**Goal of the exercise:** Copy each line below that has "Solve".

(Saved data entries)
══════
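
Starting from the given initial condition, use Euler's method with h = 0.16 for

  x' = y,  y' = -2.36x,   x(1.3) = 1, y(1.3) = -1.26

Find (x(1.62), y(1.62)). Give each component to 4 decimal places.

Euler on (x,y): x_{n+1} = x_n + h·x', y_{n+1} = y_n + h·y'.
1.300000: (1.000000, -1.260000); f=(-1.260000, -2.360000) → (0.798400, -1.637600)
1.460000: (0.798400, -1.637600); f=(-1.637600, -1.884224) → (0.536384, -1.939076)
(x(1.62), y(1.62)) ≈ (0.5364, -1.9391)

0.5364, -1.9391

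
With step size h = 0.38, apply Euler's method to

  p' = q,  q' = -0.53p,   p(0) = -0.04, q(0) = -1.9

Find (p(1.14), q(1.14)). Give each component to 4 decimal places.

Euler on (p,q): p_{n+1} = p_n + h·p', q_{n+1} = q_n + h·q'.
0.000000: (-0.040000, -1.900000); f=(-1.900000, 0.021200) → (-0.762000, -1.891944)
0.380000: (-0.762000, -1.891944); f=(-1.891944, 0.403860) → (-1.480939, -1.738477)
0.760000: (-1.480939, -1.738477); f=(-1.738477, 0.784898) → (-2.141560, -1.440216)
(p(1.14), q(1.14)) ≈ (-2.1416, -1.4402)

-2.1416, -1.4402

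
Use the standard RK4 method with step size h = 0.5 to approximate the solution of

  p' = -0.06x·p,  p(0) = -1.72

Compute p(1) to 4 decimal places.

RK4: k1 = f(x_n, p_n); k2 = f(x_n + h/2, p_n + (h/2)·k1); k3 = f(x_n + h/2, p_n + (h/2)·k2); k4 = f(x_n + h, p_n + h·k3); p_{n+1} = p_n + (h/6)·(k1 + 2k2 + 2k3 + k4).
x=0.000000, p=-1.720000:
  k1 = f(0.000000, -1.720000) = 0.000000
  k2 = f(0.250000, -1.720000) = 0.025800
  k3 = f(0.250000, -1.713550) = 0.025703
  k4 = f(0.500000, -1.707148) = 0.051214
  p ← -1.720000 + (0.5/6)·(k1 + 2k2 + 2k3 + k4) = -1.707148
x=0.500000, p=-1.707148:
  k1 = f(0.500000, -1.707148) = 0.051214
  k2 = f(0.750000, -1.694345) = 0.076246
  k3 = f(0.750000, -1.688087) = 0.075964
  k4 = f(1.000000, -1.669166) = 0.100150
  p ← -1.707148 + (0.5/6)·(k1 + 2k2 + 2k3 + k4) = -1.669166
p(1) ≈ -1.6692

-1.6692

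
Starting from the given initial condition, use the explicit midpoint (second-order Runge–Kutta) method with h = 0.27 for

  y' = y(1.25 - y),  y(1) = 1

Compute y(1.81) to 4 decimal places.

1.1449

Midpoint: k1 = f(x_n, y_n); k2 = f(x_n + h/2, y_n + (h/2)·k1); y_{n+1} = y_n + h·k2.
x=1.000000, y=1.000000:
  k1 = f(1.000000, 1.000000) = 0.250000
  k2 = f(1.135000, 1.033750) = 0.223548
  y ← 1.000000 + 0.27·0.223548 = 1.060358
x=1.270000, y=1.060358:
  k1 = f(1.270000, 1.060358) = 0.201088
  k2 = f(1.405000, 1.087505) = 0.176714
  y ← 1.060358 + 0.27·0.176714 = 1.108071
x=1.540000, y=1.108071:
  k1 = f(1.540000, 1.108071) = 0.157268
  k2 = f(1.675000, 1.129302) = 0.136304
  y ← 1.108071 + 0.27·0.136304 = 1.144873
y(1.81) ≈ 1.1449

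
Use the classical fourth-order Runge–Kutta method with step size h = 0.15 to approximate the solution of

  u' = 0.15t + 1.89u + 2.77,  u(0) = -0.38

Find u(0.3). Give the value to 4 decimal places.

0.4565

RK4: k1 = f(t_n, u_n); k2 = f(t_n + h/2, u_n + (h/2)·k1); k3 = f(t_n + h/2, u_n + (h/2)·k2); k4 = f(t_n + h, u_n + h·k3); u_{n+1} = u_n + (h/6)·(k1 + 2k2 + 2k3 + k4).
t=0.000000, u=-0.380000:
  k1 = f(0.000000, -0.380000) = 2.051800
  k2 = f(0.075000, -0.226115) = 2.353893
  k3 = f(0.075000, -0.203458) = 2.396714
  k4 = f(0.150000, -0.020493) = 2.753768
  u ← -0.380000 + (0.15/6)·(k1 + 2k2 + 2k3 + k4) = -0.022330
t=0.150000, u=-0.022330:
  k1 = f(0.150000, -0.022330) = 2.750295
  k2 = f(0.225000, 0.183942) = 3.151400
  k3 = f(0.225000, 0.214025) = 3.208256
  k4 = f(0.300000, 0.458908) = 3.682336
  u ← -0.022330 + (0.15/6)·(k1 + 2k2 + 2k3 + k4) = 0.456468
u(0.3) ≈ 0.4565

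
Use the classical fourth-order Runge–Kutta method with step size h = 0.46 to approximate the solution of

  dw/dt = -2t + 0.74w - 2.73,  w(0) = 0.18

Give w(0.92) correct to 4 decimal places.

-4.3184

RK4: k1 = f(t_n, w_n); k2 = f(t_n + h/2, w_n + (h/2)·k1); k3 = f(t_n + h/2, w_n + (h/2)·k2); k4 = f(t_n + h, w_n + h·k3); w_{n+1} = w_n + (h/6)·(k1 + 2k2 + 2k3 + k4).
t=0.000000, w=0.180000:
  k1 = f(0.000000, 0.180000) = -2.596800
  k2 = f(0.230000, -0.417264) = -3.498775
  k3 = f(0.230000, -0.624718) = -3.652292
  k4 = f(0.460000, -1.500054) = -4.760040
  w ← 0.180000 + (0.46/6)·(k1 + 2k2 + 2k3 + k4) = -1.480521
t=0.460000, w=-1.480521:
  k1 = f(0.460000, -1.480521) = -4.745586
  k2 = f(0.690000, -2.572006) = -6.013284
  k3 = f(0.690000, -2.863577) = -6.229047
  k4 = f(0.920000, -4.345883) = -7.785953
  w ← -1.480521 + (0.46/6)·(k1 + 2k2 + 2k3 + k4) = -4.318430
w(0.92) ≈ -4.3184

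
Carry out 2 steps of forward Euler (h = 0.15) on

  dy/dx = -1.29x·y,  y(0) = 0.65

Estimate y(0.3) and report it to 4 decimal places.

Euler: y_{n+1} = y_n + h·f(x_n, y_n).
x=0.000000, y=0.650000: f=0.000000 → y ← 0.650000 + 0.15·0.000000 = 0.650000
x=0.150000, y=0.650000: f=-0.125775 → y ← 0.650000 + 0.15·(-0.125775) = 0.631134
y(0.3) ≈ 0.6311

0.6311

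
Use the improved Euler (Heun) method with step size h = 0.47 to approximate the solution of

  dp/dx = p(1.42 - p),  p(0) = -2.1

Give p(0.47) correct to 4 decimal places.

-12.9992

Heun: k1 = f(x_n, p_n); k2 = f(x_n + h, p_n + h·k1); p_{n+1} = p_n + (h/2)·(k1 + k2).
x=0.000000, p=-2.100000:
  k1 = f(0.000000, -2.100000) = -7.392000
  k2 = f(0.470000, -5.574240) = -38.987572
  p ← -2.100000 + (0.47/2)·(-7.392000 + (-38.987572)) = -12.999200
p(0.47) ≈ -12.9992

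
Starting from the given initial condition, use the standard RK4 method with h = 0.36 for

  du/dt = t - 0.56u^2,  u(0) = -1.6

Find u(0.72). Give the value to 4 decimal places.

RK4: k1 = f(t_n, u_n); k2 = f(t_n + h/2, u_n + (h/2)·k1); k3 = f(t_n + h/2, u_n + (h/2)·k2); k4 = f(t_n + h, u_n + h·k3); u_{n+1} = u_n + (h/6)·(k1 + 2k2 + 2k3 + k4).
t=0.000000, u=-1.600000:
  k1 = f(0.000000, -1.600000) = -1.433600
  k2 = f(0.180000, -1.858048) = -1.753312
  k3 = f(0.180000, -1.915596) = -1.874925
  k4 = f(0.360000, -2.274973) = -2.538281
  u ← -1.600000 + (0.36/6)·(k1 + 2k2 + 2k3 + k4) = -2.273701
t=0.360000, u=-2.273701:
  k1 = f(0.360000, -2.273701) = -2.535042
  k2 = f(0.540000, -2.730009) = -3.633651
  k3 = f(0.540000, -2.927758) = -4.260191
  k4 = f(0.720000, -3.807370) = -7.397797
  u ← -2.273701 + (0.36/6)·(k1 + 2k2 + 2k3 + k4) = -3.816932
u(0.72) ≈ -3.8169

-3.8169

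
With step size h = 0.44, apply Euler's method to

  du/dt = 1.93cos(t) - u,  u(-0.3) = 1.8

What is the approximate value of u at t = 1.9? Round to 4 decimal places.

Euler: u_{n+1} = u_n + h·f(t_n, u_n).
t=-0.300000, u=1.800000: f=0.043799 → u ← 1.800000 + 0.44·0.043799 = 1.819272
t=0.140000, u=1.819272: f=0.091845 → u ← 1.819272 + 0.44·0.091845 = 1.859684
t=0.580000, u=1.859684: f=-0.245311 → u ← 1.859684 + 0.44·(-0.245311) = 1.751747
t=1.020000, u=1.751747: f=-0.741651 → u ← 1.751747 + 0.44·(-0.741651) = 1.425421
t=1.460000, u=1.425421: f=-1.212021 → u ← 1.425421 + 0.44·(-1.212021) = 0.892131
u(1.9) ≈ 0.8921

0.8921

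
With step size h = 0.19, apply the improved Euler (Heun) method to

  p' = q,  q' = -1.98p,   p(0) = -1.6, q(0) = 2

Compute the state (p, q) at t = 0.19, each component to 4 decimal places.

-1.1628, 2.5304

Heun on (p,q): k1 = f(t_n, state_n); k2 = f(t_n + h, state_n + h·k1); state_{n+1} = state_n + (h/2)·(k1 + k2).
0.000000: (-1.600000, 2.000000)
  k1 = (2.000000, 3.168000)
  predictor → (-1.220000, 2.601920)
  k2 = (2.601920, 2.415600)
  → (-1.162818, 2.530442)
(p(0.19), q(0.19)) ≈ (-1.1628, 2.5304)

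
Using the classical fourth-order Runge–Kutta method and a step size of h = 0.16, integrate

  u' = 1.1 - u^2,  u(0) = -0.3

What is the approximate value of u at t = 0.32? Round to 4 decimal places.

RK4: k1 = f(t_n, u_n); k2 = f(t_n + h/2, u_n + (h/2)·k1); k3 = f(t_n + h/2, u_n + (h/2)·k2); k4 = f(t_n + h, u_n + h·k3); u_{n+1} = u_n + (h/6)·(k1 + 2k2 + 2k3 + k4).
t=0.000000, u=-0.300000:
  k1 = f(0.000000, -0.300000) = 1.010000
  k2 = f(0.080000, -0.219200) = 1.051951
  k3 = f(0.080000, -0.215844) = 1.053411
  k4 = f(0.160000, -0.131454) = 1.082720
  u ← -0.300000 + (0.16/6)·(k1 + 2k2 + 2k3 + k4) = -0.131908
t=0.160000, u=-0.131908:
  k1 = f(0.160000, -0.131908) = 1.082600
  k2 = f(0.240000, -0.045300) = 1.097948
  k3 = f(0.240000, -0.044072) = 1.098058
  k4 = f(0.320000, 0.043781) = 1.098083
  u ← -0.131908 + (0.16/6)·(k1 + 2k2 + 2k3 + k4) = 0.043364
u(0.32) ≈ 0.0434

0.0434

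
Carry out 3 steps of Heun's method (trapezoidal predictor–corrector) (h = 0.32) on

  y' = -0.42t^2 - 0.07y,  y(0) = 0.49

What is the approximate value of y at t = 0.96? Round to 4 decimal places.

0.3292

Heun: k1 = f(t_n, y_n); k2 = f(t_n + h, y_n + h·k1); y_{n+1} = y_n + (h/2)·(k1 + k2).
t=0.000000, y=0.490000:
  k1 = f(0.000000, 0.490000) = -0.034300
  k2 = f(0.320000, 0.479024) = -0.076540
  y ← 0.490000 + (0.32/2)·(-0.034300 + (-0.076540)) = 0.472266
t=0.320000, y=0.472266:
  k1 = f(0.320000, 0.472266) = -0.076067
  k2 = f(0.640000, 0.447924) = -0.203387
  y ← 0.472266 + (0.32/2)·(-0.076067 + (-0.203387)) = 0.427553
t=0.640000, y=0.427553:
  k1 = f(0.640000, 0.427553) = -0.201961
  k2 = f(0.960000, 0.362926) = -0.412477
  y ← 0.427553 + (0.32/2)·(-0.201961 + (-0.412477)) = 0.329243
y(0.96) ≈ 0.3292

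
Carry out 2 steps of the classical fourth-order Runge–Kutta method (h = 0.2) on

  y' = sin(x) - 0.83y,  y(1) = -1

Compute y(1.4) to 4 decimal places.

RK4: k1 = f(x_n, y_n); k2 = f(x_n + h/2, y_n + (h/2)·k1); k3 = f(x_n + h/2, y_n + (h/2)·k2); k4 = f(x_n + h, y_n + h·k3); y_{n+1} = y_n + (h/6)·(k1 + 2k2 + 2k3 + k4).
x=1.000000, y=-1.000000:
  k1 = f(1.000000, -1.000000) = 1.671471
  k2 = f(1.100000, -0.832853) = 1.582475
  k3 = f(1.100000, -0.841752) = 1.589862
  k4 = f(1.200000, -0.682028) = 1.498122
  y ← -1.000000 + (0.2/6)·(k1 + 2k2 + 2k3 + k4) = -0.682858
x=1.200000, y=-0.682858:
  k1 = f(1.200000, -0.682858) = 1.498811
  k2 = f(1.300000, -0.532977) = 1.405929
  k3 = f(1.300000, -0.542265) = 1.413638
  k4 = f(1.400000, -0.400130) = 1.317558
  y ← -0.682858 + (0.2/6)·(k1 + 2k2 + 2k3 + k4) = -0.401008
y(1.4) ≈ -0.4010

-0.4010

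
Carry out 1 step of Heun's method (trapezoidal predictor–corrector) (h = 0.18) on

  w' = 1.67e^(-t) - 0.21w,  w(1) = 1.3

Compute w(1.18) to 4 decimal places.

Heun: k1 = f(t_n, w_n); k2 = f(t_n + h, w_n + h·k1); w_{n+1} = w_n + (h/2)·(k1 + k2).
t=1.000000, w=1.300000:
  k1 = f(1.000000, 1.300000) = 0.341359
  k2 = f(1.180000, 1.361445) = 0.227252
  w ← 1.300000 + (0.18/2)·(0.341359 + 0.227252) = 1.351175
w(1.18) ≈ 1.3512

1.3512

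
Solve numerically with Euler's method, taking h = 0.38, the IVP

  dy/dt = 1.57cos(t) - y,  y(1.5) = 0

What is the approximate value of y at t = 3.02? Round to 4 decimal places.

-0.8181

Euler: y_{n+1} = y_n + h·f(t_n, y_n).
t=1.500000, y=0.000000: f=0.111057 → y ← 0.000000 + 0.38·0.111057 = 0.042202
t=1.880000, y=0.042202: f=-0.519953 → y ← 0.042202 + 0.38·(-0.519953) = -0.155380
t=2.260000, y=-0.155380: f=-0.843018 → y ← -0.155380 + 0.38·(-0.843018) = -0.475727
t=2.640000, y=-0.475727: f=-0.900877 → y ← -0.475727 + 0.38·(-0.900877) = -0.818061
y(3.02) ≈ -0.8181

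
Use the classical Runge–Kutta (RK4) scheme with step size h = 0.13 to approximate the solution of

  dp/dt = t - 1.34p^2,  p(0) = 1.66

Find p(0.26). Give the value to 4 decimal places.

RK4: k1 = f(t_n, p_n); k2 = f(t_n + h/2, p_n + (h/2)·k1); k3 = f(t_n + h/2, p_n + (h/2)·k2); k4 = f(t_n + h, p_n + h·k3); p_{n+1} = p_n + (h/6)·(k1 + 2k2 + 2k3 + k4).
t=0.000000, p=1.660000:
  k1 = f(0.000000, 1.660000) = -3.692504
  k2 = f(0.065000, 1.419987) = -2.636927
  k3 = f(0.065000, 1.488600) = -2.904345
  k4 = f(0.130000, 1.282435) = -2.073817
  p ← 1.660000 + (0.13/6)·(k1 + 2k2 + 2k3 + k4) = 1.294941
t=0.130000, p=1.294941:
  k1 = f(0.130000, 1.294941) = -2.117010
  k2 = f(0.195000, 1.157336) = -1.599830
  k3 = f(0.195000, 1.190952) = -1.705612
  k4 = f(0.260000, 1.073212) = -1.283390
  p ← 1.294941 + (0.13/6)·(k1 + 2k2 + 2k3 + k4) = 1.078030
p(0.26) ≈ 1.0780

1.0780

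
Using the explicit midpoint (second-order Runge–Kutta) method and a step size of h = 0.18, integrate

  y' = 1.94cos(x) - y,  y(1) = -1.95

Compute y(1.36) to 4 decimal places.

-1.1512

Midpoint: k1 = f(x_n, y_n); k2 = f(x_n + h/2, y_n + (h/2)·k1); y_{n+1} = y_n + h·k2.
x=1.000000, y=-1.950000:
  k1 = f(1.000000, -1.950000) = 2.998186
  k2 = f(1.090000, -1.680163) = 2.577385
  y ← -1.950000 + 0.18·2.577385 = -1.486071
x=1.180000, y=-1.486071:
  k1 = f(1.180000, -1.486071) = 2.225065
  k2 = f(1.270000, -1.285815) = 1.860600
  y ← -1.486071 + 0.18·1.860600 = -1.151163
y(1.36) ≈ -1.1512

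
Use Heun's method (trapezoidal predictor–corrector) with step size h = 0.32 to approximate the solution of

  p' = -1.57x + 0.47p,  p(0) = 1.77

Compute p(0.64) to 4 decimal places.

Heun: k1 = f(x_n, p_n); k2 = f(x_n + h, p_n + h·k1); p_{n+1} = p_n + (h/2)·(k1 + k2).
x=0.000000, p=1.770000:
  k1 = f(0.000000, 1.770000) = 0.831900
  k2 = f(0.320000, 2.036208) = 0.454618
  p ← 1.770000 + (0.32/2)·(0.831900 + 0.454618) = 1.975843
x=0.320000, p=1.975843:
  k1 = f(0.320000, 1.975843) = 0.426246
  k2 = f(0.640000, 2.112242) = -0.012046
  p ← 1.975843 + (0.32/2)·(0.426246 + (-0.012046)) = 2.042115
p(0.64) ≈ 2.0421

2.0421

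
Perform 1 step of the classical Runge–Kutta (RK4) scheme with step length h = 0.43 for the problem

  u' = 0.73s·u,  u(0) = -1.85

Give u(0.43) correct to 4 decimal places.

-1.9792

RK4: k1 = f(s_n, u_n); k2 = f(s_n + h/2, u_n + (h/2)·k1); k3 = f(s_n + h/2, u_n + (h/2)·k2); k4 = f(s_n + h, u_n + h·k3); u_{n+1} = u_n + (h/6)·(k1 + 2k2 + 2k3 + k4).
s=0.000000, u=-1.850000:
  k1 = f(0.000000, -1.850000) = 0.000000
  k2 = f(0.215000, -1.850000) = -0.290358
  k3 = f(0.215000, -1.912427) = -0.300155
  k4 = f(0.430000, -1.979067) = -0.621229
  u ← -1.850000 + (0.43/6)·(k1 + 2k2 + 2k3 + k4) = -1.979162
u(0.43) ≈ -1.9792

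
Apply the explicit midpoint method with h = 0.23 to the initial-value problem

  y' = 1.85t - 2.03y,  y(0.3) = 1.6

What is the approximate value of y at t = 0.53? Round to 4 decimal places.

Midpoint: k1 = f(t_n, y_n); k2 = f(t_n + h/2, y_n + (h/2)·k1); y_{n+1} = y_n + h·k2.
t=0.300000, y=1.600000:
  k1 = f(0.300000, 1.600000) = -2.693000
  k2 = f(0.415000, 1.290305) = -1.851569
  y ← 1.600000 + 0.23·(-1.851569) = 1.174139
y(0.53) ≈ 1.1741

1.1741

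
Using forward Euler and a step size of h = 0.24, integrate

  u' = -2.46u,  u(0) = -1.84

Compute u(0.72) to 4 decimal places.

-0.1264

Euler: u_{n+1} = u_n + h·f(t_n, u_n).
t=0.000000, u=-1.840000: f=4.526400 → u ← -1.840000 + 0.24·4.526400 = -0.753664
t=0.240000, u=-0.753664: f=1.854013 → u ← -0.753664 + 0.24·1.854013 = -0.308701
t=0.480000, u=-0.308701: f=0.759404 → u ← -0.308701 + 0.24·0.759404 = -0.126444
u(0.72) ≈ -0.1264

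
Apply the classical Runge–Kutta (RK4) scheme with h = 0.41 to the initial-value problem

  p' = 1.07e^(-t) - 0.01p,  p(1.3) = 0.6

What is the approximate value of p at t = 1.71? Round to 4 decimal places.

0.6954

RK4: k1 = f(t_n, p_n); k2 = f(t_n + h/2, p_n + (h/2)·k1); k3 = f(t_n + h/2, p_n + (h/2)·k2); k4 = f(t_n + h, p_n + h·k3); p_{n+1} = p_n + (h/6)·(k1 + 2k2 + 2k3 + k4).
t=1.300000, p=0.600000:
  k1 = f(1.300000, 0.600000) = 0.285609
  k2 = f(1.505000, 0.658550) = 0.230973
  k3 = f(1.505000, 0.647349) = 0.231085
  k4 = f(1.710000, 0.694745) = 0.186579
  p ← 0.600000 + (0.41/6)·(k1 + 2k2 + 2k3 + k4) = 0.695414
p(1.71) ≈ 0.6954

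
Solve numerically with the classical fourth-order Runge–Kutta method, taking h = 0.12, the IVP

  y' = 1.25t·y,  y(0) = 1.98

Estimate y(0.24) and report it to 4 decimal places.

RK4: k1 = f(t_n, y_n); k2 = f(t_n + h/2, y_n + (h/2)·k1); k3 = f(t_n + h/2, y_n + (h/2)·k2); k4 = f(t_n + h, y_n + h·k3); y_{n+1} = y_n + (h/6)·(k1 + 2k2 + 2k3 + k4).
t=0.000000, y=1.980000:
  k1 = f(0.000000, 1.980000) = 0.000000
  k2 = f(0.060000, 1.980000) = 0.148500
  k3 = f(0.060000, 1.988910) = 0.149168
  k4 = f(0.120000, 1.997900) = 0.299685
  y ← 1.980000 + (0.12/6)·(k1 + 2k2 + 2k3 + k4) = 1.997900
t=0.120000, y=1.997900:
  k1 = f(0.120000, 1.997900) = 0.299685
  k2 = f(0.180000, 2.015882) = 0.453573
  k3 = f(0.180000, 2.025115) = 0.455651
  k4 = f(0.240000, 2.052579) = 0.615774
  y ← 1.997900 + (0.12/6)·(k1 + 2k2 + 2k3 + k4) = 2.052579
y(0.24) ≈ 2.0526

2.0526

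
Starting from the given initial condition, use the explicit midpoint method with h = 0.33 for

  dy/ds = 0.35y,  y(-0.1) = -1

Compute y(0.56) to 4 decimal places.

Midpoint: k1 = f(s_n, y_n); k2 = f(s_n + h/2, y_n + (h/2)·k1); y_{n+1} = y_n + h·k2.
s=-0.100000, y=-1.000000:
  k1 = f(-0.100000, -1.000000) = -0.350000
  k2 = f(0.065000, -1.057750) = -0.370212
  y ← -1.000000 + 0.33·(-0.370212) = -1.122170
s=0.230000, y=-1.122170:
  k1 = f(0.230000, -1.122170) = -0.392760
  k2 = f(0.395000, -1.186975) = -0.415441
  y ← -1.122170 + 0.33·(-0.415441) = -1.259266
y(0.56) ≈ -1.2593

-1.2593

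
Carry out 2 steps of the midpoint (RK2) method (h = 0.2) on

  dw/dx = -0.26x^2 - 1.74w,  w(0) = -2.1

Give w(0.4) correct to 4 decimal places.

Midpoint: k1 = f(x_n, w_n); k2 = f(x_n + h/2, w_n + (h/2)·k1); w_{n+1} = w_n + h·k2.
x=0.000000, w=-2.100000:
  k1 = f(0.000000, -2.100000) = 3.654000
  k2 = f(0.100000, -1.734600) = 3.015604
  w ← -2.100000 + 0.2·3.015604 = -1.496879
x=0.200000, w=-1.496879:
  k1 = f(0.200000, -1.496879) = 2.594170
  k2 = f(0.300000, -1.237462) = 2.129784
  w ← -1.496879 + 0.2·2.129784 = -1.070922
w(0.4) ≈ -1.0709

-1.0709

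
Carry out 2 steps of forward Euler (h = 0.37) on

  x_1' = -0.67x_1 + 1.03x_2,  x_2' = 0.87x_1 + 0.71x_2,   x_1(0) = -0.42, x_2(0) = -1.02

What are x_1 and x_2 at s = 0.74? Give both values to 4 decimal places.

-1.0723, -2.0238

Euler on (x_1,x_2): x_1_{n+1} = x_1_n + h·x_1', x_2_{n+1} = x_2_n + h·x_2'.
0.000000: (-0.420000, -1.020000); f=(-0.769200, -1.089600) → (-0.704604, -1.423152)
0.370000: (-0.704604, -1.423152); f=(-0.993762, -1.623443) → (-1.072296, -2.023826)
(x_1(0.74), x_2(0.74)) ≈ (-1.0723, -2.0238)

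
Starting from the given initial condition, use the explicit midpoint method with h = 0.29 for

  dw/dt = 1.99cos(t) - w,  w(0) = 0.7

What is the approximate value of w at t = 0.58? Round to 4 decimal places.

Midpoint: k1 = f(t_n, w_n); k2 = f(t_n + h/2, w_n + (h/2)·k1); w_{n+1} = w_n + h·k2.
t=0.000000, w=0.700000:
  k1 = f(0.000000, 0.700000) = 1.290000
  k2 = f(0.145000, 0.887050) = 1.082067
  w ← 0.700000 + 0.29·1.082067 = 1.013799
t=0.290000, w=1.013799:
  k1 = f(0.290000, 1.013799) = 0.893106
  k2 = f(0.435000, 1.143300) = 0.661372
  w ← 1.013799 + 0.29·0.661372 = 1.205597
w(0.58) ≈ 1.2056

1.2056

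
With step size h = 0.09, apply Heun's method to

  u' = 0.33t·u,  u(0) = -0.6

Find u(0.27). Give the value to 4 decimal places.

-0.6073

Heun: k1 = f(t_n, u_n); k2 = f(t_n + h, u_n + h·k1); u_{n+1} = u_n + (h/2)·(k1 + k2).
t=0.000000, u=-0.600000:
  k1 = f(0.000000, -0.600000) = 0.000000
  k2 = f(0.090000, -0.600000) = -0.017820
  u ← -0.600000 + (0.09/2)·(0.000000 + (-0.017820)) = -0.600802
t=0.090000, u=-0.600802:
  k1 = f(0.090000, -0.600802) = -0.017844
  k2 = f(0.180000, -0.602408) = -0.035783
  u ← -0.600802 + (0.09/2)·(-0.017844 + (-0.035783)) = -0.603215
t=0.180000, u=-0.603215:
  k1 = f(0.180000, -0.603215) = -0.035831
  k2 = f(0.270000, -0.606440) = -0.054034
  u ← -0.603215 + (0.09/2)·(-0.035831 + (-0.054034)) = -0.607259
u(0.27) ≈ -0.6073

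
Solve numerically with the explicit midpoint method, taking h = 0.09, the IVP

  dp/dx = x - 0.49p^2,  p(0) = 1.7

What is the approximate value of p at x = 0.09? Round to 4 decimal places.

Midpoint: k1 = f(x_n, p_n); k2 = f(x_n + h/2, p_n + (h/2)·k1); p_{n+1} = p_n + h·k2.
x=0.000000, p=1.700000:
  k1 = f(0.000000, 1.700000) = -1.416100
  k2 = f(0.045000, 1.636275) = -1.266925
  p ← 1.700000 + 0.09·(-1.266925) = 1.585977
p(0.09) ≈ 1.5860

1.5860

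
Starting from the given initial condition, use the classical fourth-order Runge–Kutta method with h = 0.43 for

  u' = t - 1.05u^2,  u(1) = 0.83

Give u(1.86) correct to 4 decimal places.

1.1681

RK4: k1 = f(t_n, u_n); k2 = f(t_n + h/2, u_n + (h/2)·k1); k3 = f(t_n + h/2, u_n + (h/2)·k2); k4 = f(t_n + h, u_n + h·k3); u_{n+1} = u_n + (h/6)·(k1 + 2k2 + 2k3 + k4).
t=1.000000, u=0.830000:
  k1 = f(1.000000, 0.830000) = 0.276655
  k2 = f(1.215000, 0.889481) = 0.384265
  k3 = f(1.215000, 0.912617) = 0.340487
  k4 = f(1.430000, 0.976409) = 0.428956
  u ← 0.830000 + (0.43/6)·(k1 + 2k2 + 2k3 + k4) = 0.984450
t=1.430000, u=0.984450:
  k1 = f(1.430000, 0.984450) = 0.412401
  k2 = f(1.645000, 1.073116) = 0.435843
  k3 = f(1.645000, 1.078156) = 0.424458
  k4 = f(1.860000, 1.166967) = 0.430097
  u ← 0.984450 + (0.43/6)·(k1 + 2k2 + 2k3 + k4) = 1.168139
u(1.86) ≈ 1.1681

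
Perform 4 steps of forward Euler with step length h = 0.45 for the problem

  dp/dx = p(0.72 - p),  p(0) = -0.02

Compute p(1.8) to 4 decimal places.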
══════
**Written response:**
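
Solve numerically with Euler's method, taking h = 0.38, the IVP
Solve numerically with the classical fourth-order Runge–Kutta method, taking h = 0.12, the IVP
Solve numerically with the explicit midpoint method, taking h = 0.09, the IVP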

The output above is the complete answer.